### What this task involves
Your task is to copy the lines of the data below from the line holding "List the items at LOGICAL positions 0 through 5" through the line holding "12. swap(4, 5)", inclusive, exactly and with nothing added.

### Data for this exercise
┄┄┄┄┄┄┄┄┄┄
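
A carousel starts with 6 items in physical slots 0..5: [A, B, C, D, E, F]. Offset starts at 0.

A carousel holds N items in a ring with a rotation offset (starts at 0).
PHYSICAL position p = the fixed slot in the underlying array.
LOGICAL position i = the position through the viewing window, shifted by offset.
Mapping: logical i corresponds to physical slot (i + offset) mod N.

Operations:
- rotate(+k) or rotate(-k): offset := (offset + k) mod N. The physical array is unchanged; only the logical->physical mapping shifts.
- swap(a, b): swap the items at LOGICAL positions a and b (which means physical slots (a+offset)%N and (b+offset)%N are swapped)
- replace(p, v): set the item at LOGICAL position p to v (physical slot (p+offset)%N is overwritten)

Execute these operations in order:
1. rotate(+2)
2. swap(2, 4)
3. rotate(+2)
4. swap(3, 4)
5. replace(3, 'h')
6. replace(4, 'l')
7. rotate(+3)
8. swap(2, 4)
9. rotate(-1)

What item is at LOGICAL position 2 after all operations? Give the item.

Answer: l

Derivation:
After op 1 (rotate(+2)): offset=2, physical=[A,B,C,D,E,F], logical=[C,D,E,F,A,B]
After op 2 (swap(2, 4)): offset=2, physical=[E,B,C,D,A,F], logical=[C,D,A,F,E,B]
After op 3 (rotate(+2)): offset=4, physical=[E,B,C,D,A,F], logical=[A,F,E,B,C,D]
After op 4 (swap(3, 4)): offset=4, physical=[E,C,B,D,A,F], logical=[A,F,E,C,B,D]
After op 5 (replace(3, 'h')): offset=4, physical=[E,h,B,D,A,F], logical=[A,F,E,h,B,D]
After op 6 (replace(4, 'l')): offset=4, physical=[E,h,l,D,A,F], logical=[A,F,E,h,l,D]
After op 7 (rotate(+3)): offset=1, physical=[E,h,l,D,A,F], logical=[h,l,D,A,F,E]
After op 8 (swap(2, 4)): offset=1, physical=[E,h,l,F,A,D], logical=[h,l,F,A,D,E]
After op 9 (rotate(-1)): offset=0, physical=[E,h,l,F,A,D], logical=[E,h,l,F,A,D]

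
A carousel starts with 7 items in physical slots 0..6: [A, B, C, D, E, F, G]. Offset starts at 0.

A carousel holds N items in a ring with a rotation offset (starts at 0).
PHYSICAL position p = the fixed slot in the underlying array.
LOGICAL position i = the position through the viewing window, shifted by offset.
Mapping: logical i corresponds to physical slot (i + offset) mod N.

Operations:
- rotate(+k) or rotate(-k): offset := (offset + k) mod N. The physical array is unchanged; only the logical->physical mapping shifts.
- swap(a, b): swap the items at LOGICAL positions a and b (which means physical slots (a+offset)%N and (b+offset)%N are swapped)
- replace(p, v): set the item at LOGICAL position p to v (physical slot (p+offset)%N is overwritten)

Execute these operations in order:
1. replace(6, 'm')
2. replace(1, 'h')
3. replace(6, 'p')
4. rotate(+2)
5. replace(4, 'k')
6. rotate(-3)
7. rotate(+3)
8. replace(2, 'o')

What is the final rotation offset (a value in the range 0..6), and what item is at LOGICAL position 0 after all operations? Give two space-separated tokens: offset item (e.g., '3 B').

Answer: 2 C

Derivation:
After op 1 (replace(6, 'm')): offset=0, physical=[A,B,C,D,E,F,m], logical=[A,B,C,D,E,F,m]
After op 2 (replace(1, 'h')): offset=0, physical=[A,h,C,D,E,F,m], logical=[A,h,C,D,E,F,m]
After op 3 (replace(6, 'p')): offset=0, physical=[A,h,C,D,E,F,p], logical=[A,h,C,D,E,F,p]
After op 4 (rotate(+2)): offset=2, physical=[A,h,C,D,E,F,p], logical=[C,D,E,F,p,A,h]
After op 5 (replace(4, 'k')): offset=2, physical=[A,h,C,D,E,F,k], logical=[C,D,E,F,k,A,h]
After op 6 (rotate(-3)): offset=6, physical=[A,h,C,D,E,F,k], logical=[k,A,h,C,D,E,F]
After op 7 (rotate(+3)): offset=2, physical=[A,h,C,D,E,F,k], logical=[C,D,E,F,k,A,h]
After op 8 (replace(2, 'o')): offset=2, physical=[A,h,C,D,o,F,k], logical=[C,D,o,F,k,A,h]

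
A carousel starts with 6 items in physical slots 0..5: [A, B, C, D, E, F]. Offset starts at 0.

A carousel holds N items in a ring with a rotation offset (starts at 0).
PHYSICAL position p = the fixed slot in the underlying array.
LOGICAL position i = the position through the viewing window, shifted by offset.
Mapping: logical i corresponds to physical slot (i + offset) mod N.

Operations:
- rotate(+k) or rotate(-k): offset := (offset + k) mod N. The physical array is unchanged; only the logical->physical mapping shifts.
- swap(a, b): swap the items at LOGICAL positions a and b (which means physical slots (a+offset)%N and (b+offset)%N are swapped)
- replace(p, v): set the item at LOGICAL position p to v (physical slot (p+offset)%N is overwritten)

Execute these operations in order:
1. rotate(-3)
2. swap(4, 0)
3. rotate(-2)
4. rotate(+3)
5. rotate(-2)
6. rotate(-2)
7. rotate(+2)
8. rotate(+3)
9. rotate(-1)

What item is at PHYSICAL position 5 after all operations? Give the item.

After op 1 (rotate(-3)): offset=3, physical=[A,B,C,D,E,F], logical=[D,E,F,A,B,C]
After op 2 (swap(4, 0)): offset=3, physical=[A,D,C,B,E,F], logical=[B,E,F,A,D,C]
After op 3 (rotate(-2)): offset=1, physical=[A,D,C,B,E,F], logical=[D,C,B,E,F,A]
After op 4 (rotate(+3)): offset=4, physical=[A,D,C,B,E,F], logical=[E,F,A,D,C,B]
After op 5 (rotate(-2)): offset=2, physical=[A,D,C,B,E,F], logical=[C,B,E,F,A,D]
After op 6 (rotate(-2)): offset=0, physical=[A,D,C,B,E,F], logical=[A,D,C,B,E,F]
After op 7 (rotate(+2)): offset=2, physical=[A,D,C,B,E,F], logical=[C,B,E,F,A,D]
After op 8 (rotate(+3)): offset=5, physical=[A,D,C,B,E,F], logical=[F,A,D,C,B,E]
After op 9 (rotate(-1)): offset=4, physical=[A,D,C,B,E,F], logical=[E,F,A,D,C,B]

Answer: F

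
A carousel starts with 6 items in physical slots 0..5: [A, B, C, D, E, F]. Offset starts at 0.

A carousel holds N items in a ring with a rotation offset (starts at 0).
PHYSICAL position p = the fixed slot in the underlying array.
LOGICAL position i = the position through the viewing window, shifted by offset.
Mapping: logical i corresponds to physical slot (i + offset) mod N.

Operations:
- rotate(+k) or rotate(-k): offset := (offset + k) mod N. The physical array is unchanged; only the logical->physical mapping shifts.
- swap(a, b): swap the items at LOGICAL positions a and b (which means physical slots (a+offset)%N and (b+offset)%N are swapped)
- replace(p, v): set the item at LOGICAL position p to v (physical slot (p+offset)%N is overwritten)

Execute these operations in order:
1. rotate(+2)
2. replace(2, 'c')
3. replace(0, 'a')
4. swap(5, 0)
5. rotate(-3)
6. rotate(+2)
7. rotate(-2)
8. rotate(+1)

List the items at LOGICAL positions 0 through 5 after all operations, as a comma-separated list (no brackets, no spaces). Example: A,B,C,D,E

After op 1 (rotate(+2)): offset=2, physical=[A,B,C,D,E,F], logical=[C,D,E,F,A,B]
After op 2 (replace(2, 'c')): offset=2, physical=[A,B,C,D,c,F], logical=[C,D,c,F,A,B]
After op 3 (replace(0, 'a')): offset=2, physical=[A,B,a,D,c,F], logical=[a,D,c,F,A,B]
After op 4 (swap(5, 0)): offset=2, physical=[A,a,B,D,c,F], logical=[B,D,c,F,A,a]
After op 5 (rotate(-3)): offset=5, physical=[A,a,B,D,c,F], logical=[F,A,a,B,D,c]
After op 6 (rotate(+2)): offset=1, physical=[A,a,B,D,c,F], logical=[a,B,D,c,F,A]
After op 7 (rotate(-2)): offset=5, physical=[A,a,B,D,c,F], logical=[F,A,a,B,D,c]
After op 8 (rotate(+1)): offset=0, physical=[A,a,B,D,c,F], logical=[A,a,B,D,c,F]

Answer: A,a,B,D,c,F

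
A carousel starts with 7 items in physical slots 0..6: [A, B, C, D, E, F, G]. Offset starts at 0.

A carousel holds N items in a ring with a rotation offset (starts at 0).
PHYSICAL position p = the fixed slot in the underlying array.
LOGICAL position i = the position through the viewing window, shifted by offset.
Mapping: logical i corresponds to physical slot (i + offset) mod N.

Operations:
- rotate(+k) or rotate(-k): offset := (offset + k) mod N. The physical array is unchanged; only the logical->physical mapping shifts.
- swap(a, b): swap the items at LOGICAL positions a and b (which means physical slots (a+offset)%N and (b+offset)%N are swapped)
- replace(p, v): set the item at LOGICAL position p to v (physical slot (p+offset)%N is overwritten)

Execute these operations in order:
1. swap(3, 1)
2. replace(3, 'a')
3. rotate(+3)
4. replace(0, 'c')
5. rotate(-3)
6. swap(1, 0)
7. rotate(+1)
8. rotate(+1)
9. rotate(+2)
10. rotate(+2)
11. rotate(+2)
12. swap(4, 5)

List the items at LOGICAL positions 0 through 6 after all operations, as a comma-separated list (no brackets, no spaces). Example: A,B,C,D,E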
┄┄┄┄┄┄┄┄┄┄
### Response to the task
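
List the items at LOGICAL positions 0 through 5 after all operations, as a comma-separated list (no brackets, no spaces). Example: A,B,C,D,E

After op 1 (rotate(+2)): offset=2, physical=[A,B,C,D,E,F], logical=[C,D,E,F,A,B]
After op 2 (replace(2, 'c')): offset=2, physical=[A,B,C,D,c,F], logical=[C,D,c,F,A,B]
After op 3 (replace(0, 'a')): offset=2, physical=[A,B,a,D,c,F], logical=[a,D,c,F,A,B]
After op 4 (swap(5, 0)): offset=2, physical=[A,a,B,D,c,F], logical=[B,D,c,F,A,a]
After op 5 (rotate(-3)): offset=5, physical=[A,a,B,D,c,F], logical=[F,A,a,B,D,c]
After op 6 (rotate(+2)): offset=1, physical=[A,a,B,D,c,F], logical=[a,B,D,c,F,A]
After op 7 (rotate(-2)): offset=5, physical=[A,a,B,D,c,F], logical=[F,A,a,B,D,c]
After op 8 (rotate(+1)): offset=0, physical=[A,a,B,D,c,F], logical=[A,a,B,D,c,F]

Answer: A,a,B,D,c,F

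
A carousel starts with 7 items in physical slots 0..6: [A, B, C, D, E, F, G]. Offset starts at 0.

A carousel holds N items in a ring with a rotation offset (starts at 0).
PHYSICAL position p = the fixed slot in the underlying array.
LOGICAL position i = the position through the viewing window, shifted by offset.
Mapping: logical i corresponds to physical slot (i + offset) mod N.

Operations:
- rotate(+k) or rotate(-k): offset := (offset + k) mod N. The physical array is unchanged; only the logical->physical mapping shifts.
- swap(a, b): swap the items at LOGICAL positions a and b (which means physical slots (a+offset)%N and (b+offset)%N are swapped)
- replace(p, v): set the item at LOGICAL position p to v (physical slot (p+offset)%N is overwritten)

Execute these operations in order:
1. swap(3, 1)
2. replace(3, 'a')
3. rotate(+3)
4. replace(0, 'c')
5. rotate(-3)
6. swap(1, 0)
7. rotate(+1)
8. rotate(+1)
9. rotate(+2)
10. rotate(+2)
11. rotate(+2)
12. swap(4, 5)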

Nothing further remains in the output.